[Saved data entries]
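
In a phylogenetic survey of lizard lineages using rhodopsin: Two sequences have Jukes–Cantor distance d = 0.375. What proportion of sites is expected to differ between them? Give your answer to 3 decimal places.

0.295

p = (3/4)(1 − e^(−4d/3)) = 0.75 × (1 − e^(-0.5)) = 0.75 × (1 − 0.606531) = 0.295102.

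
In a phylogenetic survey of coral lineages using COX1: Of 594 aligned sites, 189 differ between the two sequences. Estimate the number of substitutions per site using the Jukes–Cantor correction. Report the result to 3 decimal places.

p = 189/594 ≈ 0.318182.
d = −(3/4) ln(1 − 4p/3) = −0.75 ln(1 − 0.424243) = −0.75 ln(0.575757)
  = −0.75 × (-0.552070) = 0.414053 substitutions/site.

0.414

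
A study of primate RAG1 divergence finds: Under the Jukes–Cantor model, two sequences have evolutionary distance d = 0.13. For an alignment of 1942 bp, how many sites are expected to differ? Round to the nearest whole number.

232

Invert JC69: p = (3/4)(1 − e^(−4d/3)) = 0.75 × (1 − e^(-0.173333)) = 0.75 × (1 − 0.840858) = 0.119357.
Expected differing sites = pL ≈ 0.119357 × 1942 = 231.791294 ≈ 232.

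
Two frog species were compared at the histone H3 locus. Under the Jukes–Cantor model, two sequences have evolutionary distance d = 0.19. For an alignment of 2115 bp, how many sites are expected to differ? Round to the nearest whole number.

Invert JC69: p = (3/4)(1 − e^(−4d/3)) = 0.75 × (1 − e^(-0.253333)) = 0.75 × (1 − 0.776209) = 0.167843.
Expected differing sites = pL ≈ 0.167843 × 2115 = 354.987945 ≈ 355.

355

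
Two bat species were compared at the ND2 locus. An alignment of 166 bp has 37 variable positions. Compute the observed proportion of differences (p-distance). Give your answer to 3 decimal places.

p = 37/166 = 0.222891… ≈ 0.223 (to 3 d.p.).

0.223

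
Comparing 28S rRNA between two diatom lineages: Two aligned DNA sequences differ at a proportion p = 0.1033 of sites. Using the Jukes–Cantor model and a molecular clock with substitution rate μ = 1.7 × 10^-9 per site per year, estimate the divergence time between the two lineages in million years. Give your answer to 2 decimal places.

d = −(3/4) ln(1 − 4p/3) = −0.75 ln(1 − 0.137733) = −0.75 ln(0.862267)
  = −0.75 × (-0.148190) = 0.111143 substitutions/site.
Under a molecular clock d = 2μt, so t = d/(2μ) = 0.111143 / (2 × 1.7 × 10^-9) = 32.69 million years.

32.69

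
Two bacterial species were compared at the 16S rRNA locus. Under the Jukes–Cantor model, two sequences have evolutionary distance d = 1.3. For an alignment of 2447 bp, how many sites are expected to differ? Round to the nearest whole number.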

Action item: Transcribe the data in full, matching every line exactly.

Reply:
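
In a phylogenetic survey of lizard lineages using rhodopsin: Two sequences have Jukes–Cantor distance d = 0.375. What proportion of sites is expected to differ between them? Give your answer to 3 decimal places.

0.295

p = (3/4)(1 − e^(−4d/3)) = 0.75 × (1 − e^(-0.5)) = 0.75 × (1 − 0.606531) = 0.295102.

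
In a phylogenetic survey of coral lineages using COX1: Of 594 aligned sites, 189 differ between the two sequences. Estimate the number of substitutions per site using the Jukes–Cantor correction. Report the result to 3 decimal places.

p = 189/594 ≈ 0.318182.
d = −(3/4) ln(1 − 4p/3) = −0.75 ln(1 − 0.424243) = −0.75 ln(0.575757)
  = −0.75 × (-0.552070) = 0.414053 substitutions/site.

0.414

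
A study of primate RAG1 divergence finds: Under the Jukes–Cantor model, two sequences have evolutionary distance d = 0.13. For an alignment of 1942 bp, how many sites are expected to differ? Round to the nearest whole number.

232

Invert JC69: p = (3/4)(1 − e^(−4d/3)) = 0.75 × (1 − e^(-0.173333)) = 0.75 × (1 − 0.840858) = 0.119357.
Expected differing sites = pL ≈ 0.119357 × 1942 = 231.791294 ≈ 232.

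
Two frog species were compared at the histone H3 locus. Under the Jukes–Cantor model, two sequences have evolutionary distance d = 0.19. For an alignment of 2115 bp, how many sites are expected to differ? Round to the nearest whole number.

Invert JC69: p = (3/4)(1 − e^(−4d/3)) = 0.75 × (1 − e^(-0.253333)) = 0.75 × (1 − 0.776209) = 0.167843.
Expected differing sites = pL ≈ 0.167843 × 2115 = 354.987945 ≈ 355.

355

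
Two bat species were compared at the ND2 locus. An alignment of 166 bp has 37 variable positions. Compute the observed proportion of differences (p-distance). Give your answer to 3 decimal places.

p = 37/166 = 0.222891… ≈ 0.223 (to 3 d.p.).

0.223

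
Comparing 28S rRNA between two diatom lineages: Two aligned DNA sequences differ at a proportion p = 0.1033 of sites. Using the Jukes–Cantor model and a molecular clock with substitution rate μ = 1.7 × 10^-9 per site per year, estimate the divergence time between the two lineages in million years. Give your answer to 2 decimal places.

d = −(3/4) ln(1 − 4p/3) = −0.75 ln(1 − 0.137733) = −0.75 ln(0.862267)
  = −0.75 × (-0.148190) = 0.111143 substitutions/site.
Under a molecular clock d = 2μt, so t = d/(2μ) = 0.111143 / (2 × 1.7 × 10^-9) = 32.69 million years.

32.69

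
Two bacterial species were compared at the 16S rRNA locus. Under the Jukes–Cantor model, two sequences have evolutionary distance d = 1.3. For an alignment of 2447 bp, how many sites are expected to differ? Round to the nearest whole number.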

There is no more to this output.